● Records shown

=======

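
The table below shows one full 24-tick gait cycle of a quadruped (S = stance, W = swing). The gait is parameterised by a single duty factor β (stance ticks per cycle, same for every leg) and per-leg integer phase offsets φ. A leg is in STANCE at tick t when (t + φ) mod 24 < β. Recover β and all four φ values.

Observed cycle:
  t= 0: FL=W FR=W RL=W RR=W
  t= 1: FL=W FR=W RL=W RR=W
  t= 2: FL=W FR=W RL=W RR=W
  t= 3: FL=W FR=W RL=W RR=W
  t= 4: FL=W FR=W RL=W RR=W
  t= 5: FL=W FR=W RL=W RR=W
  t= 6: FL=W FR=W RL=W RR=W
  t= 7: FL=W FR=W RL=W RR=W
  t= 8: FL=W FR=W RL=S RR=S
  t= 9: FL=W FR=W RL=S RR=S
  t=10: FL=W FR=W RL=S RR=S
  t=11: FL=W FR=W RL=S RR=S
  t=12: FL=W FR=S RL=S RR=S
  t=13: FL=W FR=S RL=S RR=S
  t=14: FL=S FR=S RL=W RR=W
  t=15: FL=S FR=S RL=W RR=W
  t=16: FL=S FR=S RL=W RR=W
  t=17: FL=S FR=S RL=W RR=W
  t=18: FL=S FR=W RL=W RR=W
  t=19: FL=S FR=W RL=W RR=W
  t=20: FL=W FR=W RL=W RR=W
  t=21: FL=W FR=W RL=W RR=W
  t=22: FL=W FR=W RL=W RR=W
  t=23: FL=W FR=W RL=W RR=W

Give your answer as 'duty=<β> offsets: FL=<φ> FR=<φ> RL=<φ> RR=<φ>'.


duty β = stance ticks per leg = 6
FL: stance ticks = 6; W→S at t=14 → φ=10
FR: stance ticks = 6; W→S at t=12 → φ=12
RL: stance ticks = 6; W→S at t=8 → φ=16
RR: stance ticks = 6; W→S at t=8 → φ=16

duty=6 offsets: FL=10 FR=12 RL=16 RR=16


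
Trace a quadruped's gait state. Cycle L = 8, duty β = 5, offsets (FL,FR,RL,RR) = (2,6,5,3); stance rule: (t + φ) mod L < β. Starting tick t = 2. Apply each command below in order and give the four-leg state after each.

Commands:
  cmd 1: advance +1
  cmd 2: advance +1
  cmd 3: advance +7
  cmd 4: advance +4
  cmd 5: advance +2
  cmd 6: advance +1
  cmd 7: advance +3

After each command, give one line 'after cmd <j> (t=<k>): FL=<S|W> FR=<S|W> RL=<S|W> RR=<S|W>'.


after cmd 1 (t=3): FL=W FR=S RL=S RR=W
after cmd 2 (t=4): FL=W FR=S RL=S RR=W
after cmd 3 (t=11): FL=W FR=S RL=S RR=W
after cmd 4 (t=15): FL=S FR=W RL=S RR=S
after cmd 5 (t=17): FL=S FR=W RL=W RR=S
after cmd 6 (t=18): FL=S FR=S RL=W RR=W
after cmd 7 (t=21): FL=W FR=S RL=S RR=S

start t=2: FL=S FR=S RL=W RR=W
cmd 1: advance +1 → t=3, phase=(5,1,0,6) → FL=W FR=S RL=S RR=W
cmd 2: advance +1 → t=4, phase=(6,2,1,7) → FL=W FR=S RL=S RR=W
cmd 3: advance +7 → t=11, phase=(5,1,0,6) → FL=W FR=S RL=S RR=W
cmd 4: advance +4 → t=15, phase=(1,5,4,2) → FL=S FR=W RL=S RR=S
cmd 5: advance +2 → t=17, phase=(3,7,6,4) → FL=S FR=W RL=W RR=S
cmd 6: advance +1 → t=18, phase=(4,0,7,5) → FL=S FR=S RL=W RR=W
cmd 7: advance +3 → t=21, phase=(7,3,2,0) → FL=W FR=S RL=S RR=S


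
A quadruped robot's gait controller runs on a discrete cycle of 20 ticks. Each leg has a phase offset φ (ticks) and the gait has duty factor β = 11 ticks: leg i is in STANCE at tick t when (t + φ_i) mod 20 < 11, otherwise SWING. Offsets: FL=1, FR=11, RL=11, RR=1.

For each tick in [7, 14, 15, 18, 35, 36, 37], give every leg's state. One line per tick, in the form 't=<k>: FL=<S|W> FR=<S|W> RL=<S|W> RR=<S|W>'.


t=7: FL=S FR=W RL=W RR=S
t=14: FL=W FR=S RL=S RR=W
t=15: FL=W FR=S RL=S RR=W
t=18: FL=W FR=S RL=S RR=W
t=35: FL=W FR=S RL=S RR=W
t=36: FL=W FR=S RL=S RR=W
t=37: FL=W FR=S RL=S RR=W

t=7: phase=(8,18,18,8) vs β=11 → FL=S FR=W RL=W RR=S
t=14: phase=(15,5,5,15) vs β=11 → FL=W FR=S RL=S RR=W
t=15: phase=(16,6,6,16) vs β=11 → FL=W FR=S RL=S RR=W
t=18: phase=(19,9,9,19) vs β=11 → FL=W FR=S RL=S RR=W
t=35: phase=(16,6,6,16) vs β=11 → FL=W FR=S RL=S RR=W
t=36: phase=(17,7,7,17) vs β=11 → FL=W FR=S RL=S RR=W
t=37: phase=(18,8,8,18) vs β=11 → FL=W FR=S RL=S RR=W


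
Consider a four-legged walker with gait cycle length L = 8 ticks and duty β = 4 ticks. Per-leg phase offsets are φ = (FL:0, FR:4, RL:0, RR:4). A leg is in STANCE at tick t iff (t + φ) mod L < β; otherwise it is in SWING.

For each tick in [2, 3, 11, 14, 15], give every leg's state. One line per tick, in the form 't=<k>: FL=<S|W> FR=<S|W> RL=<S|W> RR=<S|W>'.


t=2: FL=S FR=W RL=S RR=W
t=3: FL=S FR=W RL=S RR=W
t=11: FL=S FR=W RL=S RR=W
t=14: FL=W FR=S RL=W RR=S
t=15: FL=W FR=S RL=W RR=S

t=2: phase=(2,6,2,6) vs β=4 → FL=S FR=W RL=S RR=W
t=3: phase=(3,7,3,7) vs β=4 → FL=S FR=W RL=S RR=W
t=11: phase=(3,7,3,7) vs β=4 → FL=S FR=W RL=S RR=W
t=14: phase=(6,2,6,2) vs β=4 → FL=W FR=S RL=W RR=S
t=15: phase=(7,3,7,3) vs β=4 → FL=W FR=S RL=W RR=S


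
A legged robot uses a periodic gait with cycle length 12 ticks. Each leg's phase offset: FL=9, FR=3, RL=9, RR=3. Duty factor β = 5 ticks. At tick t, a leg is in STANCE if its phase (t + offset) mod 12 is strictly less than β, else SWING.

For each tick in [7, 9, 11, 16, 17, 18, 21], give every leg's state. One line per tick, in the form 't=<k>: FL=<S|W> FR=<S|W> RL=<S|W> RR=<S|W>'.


t=7: phase=(4,10,4,10) vs β=5 → FL=S FR=W RL=S RR=W
t=9: phase=(6,0,6,0) vs β=5 → FL=W FR=S RL=W RR=S
t=11: phase=(8,2,8,2) vs β=5 → FL=W FR=S RL=W RR=S
t=16: phase=(1,7,1,7) vs β=5 → FL=S FR=W RL=S RR=W
t=17: phase=(2,8,2,8) vs β=5 → FL=S FR=W RL=S RR=W
t=18: phase=(3,9,3,9) vs β=5 → FL=S FR=W RL=S RR=W
t=21: phase=(6,0,6,0) vs β=5 → FL=W FR=S RL=W RR=S

t=7: FL=S FR=W RL=S RR=W
t=9: FL=W FR=S RL=W RR=S
t=11: FL=W FR=S RL=W RR=S
t=16: FL=S FR=W RL=S RR=W
t=17: FL=S FR=W RL=S RR=W
t=18: FL=S FR=W RL=S RR=W
t=21: FL=W FR=S RL=W RR=S


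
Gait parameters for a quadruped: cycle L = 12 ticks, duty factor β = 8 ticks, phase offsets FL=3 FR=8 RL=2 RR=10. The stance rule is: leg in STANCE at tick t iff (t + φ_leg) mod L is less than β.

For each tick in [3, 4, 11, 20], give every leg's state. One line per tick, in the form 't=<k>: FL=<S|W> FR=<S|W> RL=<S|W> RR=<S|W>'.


t=3: FL=S FR=W RL=S RR=S
t=4: FL=S FR=S RL=S RR=S
t=11: FL=S FR=S RL=S RR=W
t=20: FL=W FR=S RL=W RR=S

t=3: phase=(6,11,5,1) vs β=8 → FL=S FR=W RL=S RR=S
t=4: phase=(7,0,6,2) vs β=8 → FL=S FR=S RL=S RR=S
t=11: phase=(2,7,1,9) vs β=8 → FL=S FR=S RL=S RR=W
t=20: phase=(11,4,10,6) vs β=8 → FL=W FR=S RL=W RR=S


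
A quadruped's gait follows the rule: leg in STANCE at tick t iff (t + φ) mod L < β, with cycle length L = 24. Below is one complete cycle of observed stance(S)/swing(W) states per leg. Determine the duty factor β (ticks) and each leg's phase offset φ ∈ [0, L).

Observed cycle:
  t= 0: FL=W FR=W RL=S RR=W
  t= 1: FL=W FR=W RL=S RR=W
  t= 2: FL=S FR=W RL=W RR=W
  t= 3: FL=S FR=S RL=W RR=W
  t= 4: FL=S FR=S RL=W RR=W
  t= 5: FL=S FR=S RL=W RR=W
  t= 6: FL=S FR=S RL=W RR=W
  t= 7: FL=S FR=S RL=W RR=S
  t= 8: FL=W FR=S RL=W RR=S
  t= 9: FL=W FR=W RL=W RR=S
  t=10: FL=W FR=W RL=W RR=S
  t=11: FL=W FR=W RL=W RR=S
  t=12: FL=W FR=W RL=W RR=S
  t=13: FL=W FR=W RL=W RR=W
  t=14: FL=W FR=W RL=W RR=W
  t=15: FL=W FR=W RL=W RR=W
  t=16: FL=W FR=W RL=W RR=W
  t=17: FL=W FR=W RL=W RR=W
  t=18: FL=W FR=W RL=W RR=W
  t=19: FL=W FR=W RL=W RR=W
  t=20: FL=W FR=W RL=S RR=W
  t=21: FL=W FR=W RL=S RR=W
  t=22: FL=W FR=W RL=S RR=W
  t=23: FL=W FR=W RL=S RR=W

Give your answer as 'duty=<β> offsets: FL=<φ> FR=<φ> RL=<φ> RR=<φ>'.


duty=6 offsets: FL=22 FR=21 RL=4 RR=17

duty β = stance ticks per leg = 6
FL: stance ticks = 6; W→S at t=2 → φ=22
FR: stance ticks = 6; W→S at t=3 → φ=21
RL: stance ticks = 6; W→S at t=20 → φ=4
RR: stance ticks = 6; W→S at t=7 → φ=17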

=======

● Task prompt
In the records above, return precisely the line containing "t=21: FL=W FR=W RL=S RR=W" and each line that comes after it, up to the final one.

● Answer below
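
  t=21: FL=W FR=W RL=S RR=W
  t=22: FL=W FR=W RL=S RR=W
  t=23: FL=W FR=W RL=S RR=W

Give your answer as 'duty=<β> offsets: FL=<φ> FR=<φ> RL=<φ> RR=<φ>'.


duty=6 offsets: FL=22 FR=21 RL=4 RR=17

duty β = stance ticks per leg = 6
FL: stance ticks = 6; W→S at t=2 → φ=22
FR: stance ticks = 6; W→S at t=3 → φ=21
RL: stance ticks = 6; W→S at t=20 → φ=4
RR: stance ticks = 6; W→S at t=7 → φ=17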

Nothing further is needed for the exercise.